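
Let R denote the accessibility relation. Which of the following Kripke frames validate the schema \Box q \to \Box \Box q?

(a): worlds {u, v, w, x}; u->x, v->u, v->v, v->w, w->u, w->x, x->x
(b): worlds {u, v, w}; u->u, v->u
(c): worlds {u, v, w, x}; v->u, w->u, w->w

The schema corresponds to transitivity: \forall x \forall y \forall z (Rxy \wedge Ryz \to Rxz).
(a): fails — Rvw and Rwx but not Rvx.
(b): ✓.
(c): ✓.
Valid on: (b), (c).

(b), (c)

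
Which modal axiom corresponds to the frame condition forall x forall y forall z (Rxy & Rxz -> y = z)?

◇q → □q

This is partial functionality; the standard corresponding axiom is CD: ◇q → □q.
Suppose ◇q→□q is valid. Take Rxy, Rxz and set V(q)={y}. Then ◇q at x, so □q at x, so q at z, i.e. z=y.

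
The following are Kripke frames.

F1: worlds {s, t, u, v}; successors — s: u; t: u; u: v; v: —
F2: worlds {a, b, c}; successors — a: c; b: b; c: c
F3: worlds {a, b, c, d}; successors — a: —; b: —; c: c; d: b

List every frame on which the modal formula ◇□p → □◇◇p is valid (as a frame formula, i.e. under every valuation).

The schema corresponds to a generalized confluence (Geach) condition: ∀x ∀y ∀z ((xRy ∧ xRz) → ∃w (yRw ∧ zR²w)).
F1: fails — sRu, sRu but no w with uRw and uR²w.
F2: holds.
F3: fails — dRb, dRb but no w with bRw and bR²w.

F2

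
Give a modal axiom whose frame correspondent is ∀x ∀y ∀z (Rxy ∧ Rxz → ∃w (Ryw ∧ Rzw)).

◇□q → □◇q

A defining formula is ◇□q → □◇q (the .2 axiom).
Suppose ◇□q→□◇q is valid. Take Rxy, Rxz and set V(q)={w : Ryw}. Then □q at y so ◇□q at x, so □◇q at x, so ◇q at z, giving w with Rzw and Ryw.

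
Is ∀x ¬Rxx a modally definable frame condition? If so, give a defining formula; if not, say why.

No — not modally definable

Modal frame validity is preserved under surjective bounded morphisms.
The 2-cycle (worlds a,b with a→b→a) is irreflexive, and the map sending every world to a single reflexive point • is a surjective bounded morphism (forth: every edge maps to (•,•); back: every world has a successor). So any modal formula valid on the 2-cycle is also valid on the reflexive point, which is not irreflexive.
Hence irreflexivity is not modally definable.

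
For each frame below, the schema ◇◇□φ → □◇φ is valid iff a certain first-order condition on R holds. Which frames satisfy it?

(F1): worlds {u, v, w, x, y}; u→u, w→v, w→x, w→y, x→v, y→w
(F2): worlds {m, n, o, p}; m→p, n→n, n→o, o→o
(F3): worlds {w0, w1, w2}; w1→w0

The schema corresponds to a generalized confluence (Geach) condition: ∀x ∀y ∀z ((xR²y ∧ xRz) → ∃w (yRw ∧ zRw)).
(F1): fails — wR²v, wRv but no t with vRt and vRt.
(F2): holds.
(F3): holds.
Valid on: (F2), (F3).

(F2), (F3)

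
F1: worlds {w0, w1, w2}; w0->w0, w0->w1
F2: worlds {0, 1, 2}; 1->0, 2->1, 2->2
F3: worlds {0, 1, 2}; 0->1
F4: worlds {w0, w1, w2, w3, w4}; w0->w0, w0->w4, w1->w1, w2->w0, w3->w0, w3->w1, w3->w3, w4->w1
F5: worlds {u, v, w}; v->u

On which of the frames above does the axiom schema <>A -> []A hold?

F3, F5

This is the axiom for partial functionality; its first-order frame correspondent is forall x forall y forall z (Rxy & Rxz -> y = z).
F1: fails — w0 sees both w0 and w1.
F2: fails — 2 sees both 1 and 2.
F3: holds.
F4: fails — w0 sees both w0 and w4.
F5: holds.
Valid on: F3, F5.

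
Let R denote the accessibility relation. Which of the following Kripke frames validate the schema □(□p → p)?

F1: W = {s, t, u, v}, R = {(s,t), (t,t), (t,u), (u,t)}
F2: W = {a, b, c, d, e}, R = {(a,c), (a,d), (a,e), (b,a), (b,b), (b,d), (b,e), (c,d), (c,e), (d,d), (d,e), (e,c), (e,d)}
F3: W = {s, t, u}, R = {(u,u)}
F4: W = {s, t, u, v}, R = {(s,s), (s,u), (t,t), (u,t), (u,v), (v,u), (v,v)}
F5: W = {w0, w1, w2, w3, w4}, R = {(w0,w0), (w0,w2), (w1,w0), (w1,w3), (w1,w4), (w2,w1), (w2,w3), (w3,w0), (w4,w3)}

F3

The schema corresponds to shift-reflexivity: ∀x ∀y (Rxy → Ryy).
F1: fails — Rtu but not Ruu.
F2: fails — Rde but not Ree.
F3: holds.
F4: fails — Rvu but not Ruu.
F5: fails — Rw1w3 but not Rw3w3.
Valid on: F3.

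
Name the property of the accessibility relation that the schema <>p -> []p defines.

Partial functionality

Suppose ◇p→□p is valid. Take Rxy, Rxz and set V(p)={y}. Then ◇p at x, so □p at x, so p at z, i.e. z=y.
Conversely, any frame satisfying forall x forall y forall z (Rxy & Rxz -> y = z) validates the schema.
Frame condition: forall x forall y forall z (Rxy & Rxz -> y = z).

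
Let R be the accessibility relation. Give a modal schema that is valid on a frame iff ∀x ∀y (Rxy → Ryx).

p → □◇p

A defining formula is p → □◇p (the B axiom).
Suppose p→□◇p is valid. Take Rxy and set V(p)={x}. Then p at x, so □◇p at x, so ◇p at y, so some z with Ryz has p; z=x, i.e. Ryx.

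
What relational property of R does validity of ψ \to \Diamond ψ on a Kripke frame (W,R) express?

This is frame-equivalent to □ψ → ψ (substitute ¬ψ for ψ and contrapose).
Suppose □ψ→ψ is valid. At any x set V(ψ)={w : Rxw}. Then □ψ holds at x, so ψ holds at x, i.e. Rxx.
Conversely, any frame satisfying \forall x Rxx validates the schema.
So the correspondent is reflexivity.

reflexivity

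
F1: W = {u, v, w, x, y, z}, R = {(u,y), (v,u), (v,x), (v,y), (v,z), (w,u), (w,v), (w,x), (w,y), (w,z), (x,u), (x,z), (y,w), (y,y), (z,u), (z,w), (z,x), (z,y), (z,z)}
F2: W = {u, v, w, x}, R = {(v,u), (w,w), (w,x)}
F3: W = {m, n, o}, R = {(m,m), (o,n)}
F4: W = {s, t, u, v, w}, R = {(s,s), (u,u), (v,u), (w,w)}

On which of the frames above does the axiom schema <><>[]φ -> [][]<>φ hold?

This is the axiom for a generalized confluence (Geach) condition; its first-order frame correspondent is forall x forall y forall z ((x R^2 y & x R^2 z) -> exists w (yRw & zRw)).
F1: fails — vR²u, vR²x but no t with uRt and xRt.
F2: fails — wR²w, wR²x but no t with wRt and xRt.
F3: holds.
F4: holds.
Valid on: F3, F4.

F3, F4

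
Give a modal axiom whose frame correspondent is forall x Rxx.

This is reflexivity; the standard corresponding axiom is T: □r → r.
Suppose □r→r is valid. At any x set V(r)={w : Rxw}. Then □r holds at x, so r holds at x, i.e. Rxx.

□r → r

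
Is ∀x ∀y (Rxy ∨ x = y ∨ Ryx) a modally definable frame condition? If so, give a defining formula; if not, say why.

Modal frame validity is preserved under disjoint unions.
Take 3 disjoint single-world reflexive frames: each is trivially connected, but their disjoint union has 3 worlds with no edge between distinct components, so it is not connected.
So the class is not modally definable.

Not modally definable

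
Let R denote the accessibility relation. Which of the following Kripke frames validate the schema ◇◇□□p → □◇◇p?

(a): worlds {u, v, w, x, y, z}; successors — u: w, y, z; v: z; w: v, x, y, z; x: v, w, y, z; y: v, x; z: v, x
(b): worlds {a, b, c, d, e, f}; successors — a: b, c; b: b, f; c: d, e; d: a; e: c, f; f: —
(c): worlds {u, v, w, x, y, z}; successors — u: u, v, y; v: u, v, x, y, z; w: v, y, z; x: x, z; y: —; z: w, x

(a)

Frame correspondent (Sahlqvist): ∀x ∀y ∀z ((xR²y ∧ xRz) → ∃w (yR²w ∧ zR²w)) — i.e. a generalized confluence (Geach) condition.
(a): condition met.
(b): fails — aR²e, aRb but no w with eR²w and bR²w.
(c): fails — uR²u, uRy but no t with uR²t and yR²t.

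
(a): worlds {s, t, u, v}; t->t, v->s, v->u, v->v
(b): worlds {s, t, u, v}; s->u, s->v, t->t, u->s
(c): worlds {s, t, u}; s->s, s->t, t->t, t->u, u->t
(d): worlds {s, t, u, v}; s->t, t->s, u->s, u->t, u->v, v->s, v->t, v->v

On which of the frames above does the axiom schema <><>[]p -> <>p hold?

(c), (d)

This is the axiom for a generalized confluence (Geach) condition; its first-order frame correspondent is forall x forall y (x R^2 y -> exists w (yRw & xRw)).
(a): fails — vR²s but no w with sRw and vRw.
(b): fails — uR²v but no w with vRw and uRw.
(c): holds.
(d): holds.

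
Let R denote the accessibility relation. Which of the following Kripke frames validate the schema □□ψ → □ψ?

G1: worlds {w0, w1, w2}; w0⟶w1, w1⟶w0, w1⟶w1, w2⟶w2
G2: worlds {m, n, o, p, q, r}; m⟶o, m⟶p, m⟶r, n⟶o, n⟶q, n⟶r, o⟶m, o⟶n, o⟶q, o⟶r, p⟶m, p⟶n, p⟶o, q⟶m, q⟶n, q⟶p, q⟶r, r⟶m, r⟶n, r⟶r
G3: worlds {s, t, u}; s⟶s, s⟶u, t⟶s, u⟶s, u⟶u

The schema corresponds to density: ∀x ∀y (Rxy → ∃z (Rxz ∧ Rzy)).
G1: satisfies the condition.
G2: fails — Rmp but no z with Rmz and Rzp.
G3: satisfies the condition.
Valid on: G1, G3.

G1, G3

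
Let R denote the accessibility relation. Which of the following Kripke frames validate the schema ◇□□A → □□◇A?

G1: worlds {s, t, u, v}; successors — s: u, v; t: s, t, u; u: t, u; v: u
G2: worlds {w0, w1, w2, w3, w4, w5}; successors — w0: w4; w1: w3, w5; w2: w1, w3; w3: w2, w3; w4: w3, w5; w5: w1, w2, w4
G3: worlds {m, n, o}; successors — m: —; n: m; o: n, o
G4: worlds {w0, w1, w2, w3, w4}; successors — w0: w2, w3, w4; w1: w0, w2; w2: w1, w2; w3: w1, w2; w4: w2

G1, G2, G4

This is the axiom for a generalized confluence (Geach) condition; its first-order frame correspondent is ∀x ∀y ∀z ((xRy ∧ xR²z) → ∃w (yR²w ∧ zRw)).
G1: holds.
G2: holds.
G3: fails — oRn, oR²m but no w with nR²w and mRw.
G4: holds.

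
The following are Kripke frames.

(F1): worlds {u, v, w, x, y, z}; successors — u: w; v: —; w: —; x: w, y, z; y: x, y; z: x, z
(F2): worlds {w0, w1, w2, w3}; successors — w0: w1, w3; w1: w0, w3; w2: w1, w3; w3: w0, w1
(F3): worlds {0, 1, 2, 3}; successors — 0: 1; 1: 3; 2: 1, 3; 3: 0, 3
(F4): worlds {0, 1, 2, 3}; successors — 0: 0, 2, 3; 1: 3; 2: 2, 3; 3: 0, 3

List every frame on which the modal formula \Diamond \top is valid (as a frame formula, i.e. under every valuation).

The schema corresponds to seriality: \forall x \exists y Rxy.
(F1): fails — world v has no successor.
(F2): holds.
(F3): holds.
(F4): holds.
Valid on: (F2), (F3), (F4).

(F2), (F3), (F4)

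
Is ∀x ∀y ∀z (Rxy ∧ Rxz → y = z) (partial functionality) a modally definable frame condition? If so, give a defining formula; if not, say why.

The condition is partial functionality. A defining modal formula is ◇p → □p.
Suppose ◇p→□p is valid. Take Rxy, Rxz and set V(p)={y}. Then ◇p at x, so □p at x, so p at z, i.e. z=y.

Definable; ◇p → □p defines it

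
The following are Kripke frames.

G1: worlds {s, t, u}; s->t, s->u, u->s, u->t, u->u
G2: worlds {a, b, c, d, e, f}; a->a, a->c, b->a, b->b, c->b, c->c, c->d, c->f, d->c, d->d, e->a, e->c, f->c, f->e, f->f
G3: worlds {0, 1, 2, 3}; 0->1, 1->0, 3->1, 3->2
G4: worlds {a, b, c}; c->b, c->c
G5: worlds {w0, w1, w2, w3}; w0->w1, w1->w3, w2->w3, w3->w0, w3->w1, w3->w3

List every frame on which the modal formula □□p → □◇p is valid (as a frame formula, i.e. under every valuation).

The schema corresponds to a generalized confluence (Geach) condition: ∀x ∀z (xRz → ∃w (xR²w ∧ zRw)).
G1: fails — sRt but no w with sR²w and tRw.
G2: condition met.
G3: fails — 3R2 but no w with 3R²w and 2Rw.
G4: fails — cRb but no w with cR²w and bRw.
G5: condition met.

G2, G5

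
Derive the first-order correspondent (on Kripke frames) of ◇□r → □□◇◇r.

This is a Sahlqvist (Geach-type) schema ◇^1□^1r → □^2◇^2r.
First-order correspondent: ∀x ∀y ∀z ((xRy ∧ xR²z) → ∃w (yRw ∧ zR²w)).

∀x ∀y ∀z ((xRy ∧ xR²z) → ∃w (yRw ∧ zR²w))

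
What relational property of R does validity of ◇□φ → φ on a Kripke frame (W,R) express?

symmetry

Replacing φ by ¬φ and contraposing gives the equivalent schema φ → □◇φ.
Suppose φ→□◇φ is valid. Take Rxy and set V(φ)={x}. Then φ at x, so □◇φ at x, so ◇φ at y, so some z with Ryz has φ; z=x, i.e. Ryx.
The converse is a direct semantic check.
Frame condition: ∀x ∀y (Rxy → Ryx).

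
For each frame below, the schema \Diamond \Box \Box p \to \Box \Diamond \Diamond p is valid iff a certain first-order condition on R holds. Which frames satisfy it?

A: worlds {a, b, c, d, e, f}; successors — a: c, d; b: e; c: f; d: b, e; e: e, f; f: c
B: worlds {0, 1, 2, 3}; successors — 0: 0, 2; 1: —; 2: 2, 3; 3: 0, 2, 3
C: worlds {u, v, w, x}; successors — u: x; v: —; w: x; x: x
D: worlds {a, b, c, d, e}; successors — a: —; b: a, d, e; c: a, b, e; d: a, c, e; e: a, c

Frame correspondent (Sahlqvist): \forall x \forall y \forall z ((xRy \wedge xRz) \to \exists w (y R^2 w \wedge z R^2 w)) — i.e. a generalized confluence (Geach) condition.
A: fails — aRc, aRd but no w with cR²w and dR²w.
B: ✓.
C: ✓.
D: fails — bRa, bRa but no w with aR²w and aR²w.
Valid on: B, C.

B, C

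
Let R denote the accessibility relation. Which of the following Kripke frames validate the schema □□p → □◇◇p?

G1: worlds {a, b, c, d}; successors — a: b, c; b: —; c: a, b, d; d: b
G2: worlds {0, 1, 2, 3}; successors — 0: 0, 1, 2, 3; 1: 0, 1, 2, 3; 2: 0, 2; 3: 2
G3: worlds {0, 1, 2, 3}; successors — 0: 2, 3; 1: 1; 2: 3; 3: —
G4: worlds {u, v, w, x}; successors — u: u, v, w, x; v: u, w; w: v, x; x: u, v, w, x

G2, G4

The schema corresponds to a generalized confluence (Geach) condition: ∀x ∀z (xRz → ∃w (xR²w ∧ zR²w)).
G1: fails — aRb but no w with aR²w and bR²w.
G2: ✓.
G3: fails — 0R2 but no w with 0R²w and 2R²w.
G4: ✓.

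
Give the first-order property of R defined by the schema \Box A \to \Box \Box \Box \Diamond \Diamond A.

\forall x \forall z (x R^3 z \to \exists w (xRw \wedge z R^2 w))

This is a Sahlqvist (Geach-type) schema ◇^0□^1A → □^3◇^2A.
Minimal-valuation argument: fix x; take any y with xR^0y and any z with xR^3z. Set V(A) to the set of worlds R-reachable from y in exactly 1 step. Then □^1A holds at y, so the antecedent holds at x; validity forces ◇^2A at z, giving a w with zR^2w and yR^1w.
First-order correspondent: \forall x \forall z (x R^3 z \to \exists w (xRw \wedge z R^2 w)).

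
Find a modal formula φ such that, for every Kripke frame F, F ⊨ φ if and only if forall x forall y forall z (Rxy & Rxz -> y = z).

◇ψ → □ψ

A defining formula is ◇ψ → □ψ (the CD axiom).
Suppose ◇ψ→□ψ is valid. Take Rxy, Rxz and set V(ψ)={y}. Then ◇ψ at x, so □ψ at x, so ψ at z, i.e. z=y.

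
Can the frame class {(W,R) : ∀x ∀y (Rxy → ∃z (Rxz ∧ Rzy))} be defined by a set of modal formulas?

Yes — defined by □□q → □q

The condition is density. A defining modal formula is □□q → □q.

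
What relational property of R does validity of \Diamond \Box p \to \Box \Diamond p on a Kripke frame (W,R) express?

Suppose ◇□p→□◇p is valid. Take Rxy, Rxz and set V(p)={w : Ryw}. Then □p at y so ◇□p at x, so □◇p at x, so ◇p at z, giving w with Rzw and Ryw.
The converse is a direct semantic check.
Frame condition: \forall x \forall y \forall z (Rxy \wedge Rxz \to \exists w (Ryw \wedge Rzw)).

convergence: \forall x \forall y \forall z (Rxy \wedge Rxz \to \exists w (Ryw \wedge Rzw))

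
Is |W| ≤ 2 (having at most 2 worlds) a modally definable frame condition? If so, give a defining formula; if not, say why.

Any modally definable frame class is closed under disjoint unions.
Any modal formula valid on each of 3 disjoint one-world frames is valid on their disjoint union (validity is preserved under disjoint unions). Each one-world frame has |W|=1≤2, but the union has |W|=3.
So the class is not modally definable.

Not modally definable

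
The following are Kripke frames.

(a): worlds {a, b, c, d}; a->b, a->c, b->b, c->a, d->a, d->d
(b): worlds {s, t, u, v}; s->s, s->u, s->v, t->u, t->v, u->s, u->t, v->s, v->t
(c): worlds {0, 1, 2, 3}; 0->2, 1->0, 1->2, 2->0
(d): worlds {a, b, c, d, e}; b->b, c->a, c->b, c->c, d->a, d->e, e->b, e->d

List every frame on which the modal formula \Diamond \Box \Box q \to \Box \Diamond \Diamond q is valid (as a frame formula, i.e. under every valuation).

(a), (b)

The schema corresponds to a generalized confluence (Geach) condition: \forall x \forall y \forall z ((xRy \wedge xRz) \to \exists w (y R^2 w \wedge z R^2 w)).
(a): ✓.
(b): ✓.
(c): fails — 1R0, 1R2 but no w with 0R²w and 2R²w.
(d): fails — cRa, cRa but no w with aR²w and aR²w.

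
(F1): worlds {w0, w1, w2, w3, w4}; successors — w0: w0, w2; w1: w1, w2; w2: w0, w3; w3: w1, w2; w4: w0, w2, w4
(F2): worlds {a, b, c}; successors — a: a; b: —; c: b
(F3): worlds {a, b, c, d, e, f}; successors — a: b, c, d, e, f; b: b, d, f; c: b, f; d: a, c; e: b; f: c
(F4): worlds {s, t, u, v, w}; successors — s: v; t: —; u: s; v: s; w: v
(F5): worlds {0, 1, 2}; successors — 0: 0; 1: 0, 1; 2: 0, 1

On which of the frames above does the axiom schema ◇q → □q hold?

Frame correspondent (Sahlqvist): ∀x ∀y ∀z (Rxy ∧ Rxz → y = z) — i.e. partial functionality.
(F1): fails — w0 sees both w0 and w2.
(F2): condition met.
(F3): fails — a sees both b and c.
(F4): condition met.
(F5): fails — 1 sees both 0 and 1.

(F2), (F4)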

## Work instructions
Whenever the word "certain" shows up in a line above, copy that line.

## Response
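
For each frame below, the schema ◇◇□φ → □◇φ is valid iff a certain first-order condition on R holds. Which frames satisfy it?
For each frame below, the schema \Diamond \Box \Box p \to \Box \Diamond \Diamond p is valid iff a certain first-order condition on R holds. Which frames satisfy it?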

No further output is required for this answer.